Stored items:

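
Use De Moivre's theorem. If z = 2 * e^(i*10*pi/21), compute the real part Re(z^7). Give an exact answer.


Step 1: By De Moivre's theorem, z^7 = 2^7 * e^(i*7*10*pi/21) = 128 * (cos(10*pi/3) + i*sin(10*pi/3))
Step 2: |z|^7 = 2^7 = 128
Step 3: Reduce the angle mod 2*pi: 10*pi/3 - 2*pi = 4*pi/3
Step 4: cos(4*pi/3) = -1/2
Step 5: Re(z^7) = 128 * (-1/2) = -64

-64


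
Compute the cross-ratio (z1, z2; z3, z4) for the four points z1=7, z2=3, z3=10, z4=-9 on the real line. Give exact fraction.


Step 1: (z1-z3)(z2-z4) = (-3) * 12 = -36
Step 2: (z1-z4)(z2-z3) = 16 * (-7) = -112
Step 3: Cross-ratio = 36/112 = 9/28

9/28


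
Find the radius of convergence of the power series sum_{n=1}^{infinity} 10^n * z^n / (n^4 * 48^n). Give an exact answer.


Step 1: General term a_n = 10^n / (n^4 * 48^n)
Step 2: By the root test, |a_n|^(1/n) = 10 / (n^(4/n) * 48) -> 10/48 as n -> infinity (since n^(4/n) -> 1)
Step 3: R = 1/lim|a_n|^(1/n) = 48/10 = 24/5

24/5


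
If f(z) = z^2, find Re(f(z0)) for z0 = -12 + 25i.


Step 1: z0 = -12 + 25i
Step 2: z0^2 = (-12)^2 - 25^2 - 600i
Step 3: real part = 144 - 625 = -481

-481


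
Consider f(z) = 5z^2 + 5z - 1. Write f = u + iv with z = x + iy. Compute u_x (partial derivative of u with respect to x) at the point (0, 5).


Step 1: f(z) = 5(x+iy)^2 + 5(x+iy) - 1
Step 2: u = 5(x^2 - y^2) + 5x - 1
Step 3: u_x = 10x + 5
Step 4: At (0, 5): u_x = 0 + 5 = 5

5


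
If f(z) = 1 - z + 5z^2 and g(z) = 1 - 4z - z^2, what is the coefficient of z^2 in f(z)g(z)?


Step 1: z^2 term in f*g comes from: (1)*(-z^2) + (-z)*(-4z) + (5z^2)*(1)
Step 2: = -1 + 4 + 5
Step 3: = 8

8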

§ **Work to complete**:
The entries above must be written out again exactly as they are.

§ **Response**:
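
Use De Moivre's theorem. If z = 2 * e^(i*10*pi/21), compute the real part Re(z^7). Give an exact answer.


Step 1: By De Moivre's theorem, z^7 = 2^7 * e^(i*7*10*pi/21) = 128 * (cos(10*pi/3) + i*sin(10*pi/3))
Step 2: |z|^7 = 2^7 = 128
Step 3: Reduce the angle mod 2*pi: 10*pi/3 - 2*pi = 4*pi/3
Step 4: cos(4*pi/3) = -1/2
Step 5: Re(z^7) = 128 * (-1/2) = -64

-64


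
Compute the cross-ratio (z1, z2; z3, z4) for the four points z1=7, z2=3, z3=10, z4=-9 on the real line. Give exact fraction.


Step 1: (z1-z3)(z2-z4) = (-3) * 12 = -36
Step 2: (z1-z4)(z2-z3) = 16 * (-7) = -112
Step 3: Cross-ratio = 36/112 = 9/28

9/28


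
Find the radius of convergence of the power series sum_{n=1}^{infinity} 10^n * z^n / (n^4 * 48^n). Give an exact answer.


Step 1: General term a_n = 10^n / (n^4 * 48^n)
Step 2: By the root test, |a_n|^(1/n) = 10 / (n^(4/n) * 48) -> 10/48 as n -> infinity (since n^(4/n) -> 1)
Step 3: R = 1/lim|a_n|^(1/n) = 48/10 = 24/5

24/5


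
If f(z) = z^2, find Re(f(z0)) for z0 = -12 + 25i.


Step 1: z0 = -12 + 25i
Step 2: z0^2 = (-12)^2 - 25^2 - 600i
Step 3: real part = 144 - 625 = -481

-481


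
Consider f(z) = 5z^2 + 5z - 1. Write f = u + iv with z = x + iy. Compute u_x (partial derivative of u with respect to x) at the point (0, 5).


Step 1: f(z) = 5(x+iy)^2 + 5(x+iy) - 1
Step 2: u = 5(x^2 - y^2) + 5x - 1
Step 3: u_x = 10x + 5
Step 4: At (0, 5): u_x = 0 + 5 = 5

5


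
If f(z) = 1 - z + 5z^2 and g(z) = 1 - 4z - z^2, what is the coefficient of z^2 in f(z)g(z)?


Step 1: z^2 term in f*g comes from: (1)*(-z^2) + (-z)*(-4z) + (5z^2)*(1)
Step 2: = -1 + 4 + 5
Step 3: = 8

8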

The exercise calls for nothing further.